**YOUR OBJECTIVE:** From the listing below, copy only the lines running from the line that contains "plus(pair(true,pair(true,R)),X) = plus(pair(true,X1),n)" to the line that contains "plus(plus(Z,unit),n) = plus(plus(U,unit),n)", both included.
(Beginning of DATA TO EXAMINE)
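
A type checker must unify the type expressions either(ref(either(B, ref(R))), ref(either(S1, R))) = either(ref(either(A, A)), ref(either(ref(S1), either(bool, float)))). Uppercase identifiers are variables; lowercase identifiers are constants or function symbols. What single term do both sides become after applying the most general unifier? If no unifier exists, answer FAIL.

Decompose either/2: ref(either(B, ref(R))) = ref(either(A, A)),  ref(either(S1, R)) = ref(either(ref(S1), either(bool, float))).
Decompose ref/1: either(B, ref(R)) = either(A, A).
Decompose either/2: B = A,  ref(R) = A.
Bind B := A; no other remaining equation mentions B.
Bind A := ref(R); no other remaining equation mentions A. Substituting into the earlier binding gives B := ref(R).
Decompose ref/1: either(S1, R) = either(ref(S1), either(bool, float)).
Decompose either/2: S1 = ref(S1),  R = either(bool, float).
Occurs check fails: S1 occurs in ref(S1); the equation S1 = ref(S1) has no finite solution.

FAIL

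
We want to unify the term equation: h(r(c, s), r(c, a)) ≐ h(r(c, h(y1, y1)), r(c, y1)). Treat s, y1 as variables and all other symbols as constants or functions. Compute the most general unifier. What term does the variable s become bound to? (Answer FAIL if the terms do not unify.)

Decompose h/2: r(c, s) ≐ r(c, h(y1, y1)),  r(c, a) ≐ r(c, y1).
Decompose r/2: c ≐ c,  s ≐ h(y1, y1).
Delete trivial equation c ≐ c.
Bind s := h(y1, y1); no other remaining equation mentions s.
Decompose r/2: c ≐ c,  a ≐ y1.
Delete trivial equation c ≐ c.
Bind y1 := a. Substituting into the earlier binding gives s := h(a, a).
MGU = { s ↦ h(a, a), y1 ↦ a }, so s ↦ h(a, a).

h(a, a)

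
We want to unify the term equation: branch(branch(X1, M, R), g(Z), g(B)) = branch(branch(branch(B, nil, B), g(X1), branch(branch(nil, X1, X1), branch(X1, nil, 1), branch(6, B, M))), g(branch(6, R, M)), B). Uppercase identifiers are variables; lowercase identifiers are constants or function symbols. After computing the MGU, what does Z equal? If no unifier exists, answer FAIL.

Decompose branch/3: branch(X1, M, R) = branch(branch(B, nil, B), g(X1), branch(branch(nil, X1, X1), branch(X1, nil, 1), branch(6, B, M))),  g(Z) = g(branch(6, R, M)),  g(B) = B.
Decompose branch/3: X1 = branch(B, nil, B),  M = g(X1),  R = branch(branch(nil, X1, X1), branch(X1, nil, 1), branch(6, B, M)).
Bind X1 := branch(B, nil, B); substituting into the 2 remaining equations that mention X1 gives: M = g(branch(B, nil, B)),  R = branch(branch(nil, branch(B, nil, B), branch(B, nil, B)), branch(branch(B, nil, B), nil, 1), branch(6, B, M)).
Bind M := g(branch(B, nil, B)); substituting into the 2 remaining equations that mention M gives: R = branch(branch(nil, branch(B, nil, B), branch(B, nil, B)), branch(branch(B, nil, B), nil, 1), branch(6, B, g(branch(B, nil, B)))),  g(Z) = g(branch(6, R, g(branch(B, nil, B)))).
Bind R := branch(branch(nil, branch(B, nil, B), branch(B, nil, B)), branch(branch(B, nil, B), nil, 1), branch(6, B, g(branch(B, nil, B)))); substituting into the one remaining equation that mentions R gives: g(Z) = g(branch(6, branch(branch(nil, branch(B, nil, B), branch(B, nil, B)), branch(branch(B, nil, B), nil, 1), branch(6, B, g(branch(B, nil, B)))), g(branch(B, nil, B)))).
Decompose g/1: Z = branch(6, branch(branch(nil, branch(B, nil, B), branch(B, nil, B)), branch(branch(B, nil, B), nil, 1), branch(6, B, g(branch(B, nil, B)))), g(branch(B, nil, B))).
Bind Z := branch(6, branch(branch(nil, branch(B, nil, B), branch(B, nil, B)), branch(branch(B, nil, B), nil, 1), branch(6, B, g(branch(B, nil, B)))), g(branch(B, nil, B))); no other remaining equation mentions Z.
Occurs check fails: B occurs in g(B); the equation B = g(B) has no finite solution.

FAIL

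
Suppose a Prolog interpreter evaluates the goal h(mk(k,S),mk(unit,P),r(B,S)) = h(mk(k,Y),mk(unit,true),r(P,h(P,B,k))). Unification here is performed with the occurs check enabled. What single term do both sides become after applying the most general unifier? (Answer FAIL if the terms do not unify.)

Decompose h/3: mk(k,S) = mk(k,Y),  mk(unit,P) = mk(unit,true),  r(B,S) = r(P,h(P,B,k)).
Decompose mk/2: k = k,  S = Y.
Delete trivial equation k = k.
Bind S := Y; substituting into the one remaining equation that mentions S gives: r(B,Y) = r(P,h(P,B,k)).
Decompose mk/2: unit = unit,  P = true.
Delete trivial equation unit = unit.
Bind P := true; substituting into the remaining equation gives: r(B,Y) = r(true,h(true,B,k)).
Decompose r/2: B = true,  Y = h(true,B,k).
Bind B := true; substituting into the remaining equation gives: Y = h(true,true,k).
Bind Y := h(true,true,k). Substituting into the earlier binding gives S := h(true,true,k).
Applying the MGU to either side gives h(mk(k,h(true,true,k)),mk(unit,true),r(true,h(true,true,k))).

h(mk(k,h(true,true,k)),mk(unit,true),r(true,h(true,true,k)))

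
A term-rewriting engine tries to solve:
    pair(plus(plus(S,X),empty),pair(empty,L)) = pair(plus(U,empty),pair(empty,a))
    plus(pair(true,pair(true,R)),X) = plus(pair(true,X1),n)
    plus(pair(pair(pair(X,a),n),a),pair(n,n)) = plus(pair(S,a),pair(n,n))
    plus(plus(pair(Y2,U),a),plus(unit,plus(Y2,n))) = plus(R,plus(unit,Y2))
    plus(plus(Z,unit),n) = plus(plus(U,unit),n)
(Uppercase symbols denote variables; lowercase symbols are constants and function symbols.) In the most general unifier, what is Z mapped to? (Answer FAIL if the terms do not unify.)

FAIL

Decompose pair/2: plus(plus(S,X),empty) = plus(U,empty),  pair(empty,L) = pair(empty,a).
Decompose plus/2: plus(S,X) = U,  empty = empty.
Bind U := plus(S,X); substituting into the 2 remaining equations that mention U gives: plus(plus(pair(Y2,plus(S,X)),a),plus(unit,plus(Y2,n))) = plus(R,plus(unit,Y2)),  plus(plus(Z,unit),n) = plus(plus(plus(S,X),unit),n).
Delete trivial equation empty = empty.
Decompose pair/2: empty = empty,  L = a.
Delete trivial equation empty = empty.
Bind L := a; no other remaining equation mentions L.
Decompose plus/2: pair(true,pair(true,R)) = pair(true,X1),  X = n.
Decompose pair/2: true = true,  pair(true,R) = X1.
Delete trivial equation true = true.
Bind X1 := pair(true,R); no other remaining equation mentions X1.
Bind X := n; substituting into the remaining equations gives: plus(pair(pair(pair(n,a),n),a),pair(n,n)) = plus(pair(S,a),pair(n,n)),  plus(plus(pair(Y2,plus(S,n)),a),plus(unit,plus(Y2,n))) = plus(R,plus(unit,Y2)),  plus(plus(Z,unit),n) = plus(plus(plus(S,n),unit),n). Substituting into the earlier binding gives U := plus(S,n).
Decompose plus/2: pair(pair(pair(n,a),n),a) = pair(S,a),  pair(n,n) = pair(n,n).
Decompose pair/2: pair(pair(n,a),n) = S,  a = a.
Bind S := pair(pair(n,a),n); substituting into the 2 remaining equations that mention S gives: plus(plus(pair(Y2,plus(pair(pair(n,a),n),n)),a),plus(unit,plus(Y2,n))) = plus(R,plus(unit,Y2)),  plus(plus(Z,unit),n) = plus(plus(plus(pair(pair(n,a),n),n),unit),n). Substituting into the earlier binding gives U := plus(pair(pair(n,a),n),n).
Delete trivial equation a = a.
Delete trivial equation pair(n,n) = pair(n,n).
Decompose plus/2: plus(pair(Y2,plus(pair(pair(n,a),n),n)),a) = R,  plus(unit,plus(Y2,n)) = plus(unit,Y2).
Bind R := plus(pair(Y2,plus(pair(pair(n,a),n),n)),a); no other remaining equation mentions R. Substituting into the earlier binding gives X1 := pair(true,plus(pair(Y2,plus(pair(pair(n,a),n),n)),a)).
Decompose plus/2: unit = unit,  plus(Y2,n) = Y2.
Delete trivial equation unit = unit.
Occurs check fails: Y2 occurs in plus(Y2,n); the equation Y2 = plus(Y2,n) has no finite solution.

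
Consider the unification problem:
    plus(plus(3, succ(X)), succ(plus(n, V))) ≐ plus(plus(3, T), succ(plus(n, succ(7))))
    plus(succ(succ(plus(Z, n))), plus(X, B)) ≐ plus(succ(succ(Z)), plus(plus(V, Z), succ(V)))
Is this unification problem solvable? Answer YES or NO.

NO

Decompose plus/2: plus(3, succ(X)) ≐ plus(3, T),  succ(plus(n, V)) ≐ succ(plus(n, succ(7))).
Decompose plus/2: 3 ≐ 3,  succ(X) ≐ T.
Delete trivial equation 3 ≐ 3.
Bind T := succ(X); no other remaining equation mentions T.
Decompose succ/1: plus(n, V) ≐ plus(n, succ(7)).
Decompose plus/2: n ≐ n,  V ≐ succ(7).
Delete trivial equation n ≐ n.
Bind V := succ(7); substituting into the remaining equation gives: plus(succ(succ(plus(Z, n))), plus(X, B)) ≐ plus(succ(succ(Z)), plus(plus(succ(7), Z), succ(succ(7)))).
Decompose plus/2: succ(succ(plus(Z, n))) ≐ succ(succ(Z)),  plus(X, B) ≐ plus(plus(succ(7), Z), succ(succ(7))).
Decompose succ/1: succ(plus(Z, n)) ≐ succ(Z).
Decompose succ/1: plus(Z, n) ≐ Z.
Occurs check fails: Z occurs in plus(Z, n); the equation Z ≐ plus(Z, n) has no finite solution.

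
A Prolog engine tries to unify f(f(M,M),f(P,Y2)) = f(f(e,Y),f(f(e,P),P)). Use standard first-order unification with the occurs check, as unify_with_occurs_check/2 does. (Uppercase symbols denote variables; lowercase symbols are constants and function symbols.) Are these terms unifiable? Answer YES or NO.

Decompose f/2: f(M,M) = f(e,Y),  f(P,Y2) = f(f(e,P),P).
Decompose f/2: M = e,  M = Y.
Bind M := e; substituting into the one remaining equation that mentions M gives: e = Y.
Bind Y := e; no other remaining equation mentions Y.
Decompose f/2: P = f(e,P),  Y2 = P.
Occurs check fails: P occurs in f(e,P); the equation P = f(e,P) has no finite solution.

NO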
(End of DATA TO EXAMINE)
**EXERCISE OUTPUT:**
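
    plus(pair(true,pair(true,R)),X) = plus(pair(true,X1),n)
    plus(pair(pair(pair(X,a),n),a),pair(n,n)) = plus(pair(S,a),pair(n,n))
    plus(plus(pair(Y2,U),a),plus(unit,plus(Y2,n))) = plus(R,plus(unit,Y2))
    plus(plus(Z,unit),n) = plus(plus(U,unit),n)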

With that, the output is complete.